▸ WORK INSTRUCTION:
Write each line exactly as it stands, from the line containing "A solution with" through the end of the data.

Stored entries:
───

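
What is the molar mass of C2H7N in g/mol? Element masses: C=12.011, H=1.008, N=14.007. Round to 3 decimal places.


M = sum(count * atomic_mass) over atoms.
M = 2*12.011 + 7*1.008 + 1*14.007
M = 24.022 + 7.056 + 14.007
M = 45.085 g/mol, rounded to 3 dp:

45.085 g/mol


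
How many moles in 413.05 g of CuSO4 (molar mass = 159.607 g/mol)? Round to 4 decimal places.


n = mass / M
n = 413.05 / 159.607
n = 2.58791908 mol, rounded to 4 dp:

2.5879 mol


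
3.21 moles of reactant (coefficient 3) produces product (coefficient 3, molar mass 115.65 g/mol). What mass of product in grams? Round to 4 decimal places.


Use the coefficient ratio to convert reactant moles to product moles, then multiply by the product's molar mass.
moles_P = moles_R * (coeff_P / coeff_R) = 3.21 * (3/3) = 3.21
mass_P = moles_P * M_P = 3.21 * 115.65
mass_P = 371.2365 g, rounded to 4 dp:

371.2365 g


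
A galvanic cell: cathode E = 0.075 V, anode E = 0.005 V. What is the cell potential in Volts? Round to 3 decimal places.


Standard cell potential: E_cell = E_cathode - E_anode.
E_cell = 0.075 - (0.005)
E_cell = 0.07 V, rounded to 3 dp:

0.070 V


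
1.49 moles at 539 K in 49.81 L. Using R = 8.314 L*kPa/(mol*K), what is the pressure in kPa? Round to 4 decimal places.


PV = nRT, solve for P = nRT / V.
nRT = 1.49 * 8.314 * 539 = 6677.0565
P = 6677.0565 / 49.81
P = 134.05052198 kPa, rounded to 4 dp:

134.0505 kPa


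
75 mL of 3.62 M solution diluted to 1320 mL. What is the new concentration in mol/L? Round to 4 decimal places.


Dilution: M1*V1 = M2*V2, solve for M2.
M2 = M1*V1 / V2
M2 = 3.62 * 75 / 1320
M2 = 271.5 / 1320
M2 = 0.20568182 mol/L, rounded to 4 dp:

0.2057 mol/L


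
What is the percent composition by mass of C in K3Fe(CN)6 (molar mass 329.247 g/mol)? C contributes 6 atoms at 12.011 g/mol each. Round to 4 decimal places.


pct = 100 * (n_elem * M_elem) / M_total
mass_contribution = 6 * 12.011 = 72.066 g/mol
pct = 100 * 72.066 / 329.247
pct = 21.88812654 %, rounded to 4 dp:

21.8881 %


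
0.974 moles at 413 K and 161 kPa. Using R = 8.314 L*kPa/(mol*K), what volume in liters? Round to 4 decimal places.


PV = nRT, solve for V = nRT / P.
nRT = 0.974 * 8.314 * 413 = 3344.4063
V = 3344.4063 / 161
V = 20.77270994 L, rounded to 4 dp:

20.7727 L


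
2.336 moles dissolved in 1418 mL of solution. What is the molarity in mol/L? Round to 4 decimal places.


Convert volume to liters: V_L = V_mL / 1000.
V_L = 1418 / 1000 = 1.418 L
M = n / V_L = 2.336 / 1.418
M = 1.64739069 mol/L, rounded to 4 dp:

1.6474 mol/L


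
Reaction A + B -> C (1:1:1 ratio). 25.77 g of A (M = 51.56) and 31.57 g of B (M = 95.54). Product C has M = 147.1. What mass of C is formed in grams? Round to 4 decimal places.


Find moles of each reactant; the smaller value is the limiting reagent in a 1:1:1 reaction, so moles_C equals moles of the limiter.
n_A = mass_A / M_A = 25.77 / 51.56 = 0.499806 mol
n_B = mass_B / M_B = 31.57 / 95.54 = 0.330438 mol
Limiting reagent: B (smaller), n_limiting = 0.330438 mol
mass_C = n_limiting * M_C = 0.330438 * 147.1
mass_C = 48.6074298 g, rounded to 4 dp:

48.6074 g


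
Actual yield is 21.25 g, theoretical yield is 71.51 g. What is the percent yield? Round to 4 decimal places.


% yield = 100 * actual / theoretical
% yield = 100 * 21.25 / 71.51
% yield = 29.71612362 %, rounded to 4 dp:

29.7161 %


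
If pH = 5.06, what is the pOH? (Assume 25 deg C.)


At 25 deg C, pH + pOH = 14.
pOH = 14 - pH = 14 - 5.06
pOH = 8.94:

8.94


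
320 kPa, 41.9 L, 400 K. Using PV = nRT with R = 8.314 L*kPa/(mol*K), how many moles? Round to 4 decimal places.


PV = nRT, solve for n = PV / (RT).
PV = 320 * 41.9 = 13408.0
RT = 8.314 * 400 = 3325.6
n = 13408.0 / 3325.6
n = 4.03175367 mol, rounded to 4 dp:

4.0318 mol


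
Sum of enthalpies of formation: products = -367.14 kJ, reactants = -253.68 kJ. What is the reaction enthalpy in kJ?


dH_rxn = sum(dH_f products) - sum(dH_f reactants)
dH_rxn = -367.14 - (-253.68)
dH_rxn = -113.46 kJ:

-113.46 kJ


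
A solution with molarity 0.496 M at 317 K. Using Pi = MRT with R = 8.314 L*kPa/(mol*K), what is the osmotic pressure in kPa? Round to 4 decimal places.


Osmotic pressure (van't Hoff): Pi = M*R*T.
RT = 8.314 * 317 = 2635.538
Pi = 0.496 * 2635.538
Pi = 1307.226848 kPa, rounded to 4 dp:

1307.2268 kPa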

───

▸ TASK RESULT:
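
A solution with molarity 0.496 M at 317 K. Using Pi = MRT with R = 8.314 L*kPa/(mol*K), what is the osmotic pressure in kPa? Round to 4 decimal places.


Osmotic pressure (van't Hoff): Pi = M*R*T.
RT = 8.314 * 317 = 2635.538
Pi = 0.496 * 2635.538
Pi = 1307.226848 kPa, rounded to 4 dp:

1307.2268 kPa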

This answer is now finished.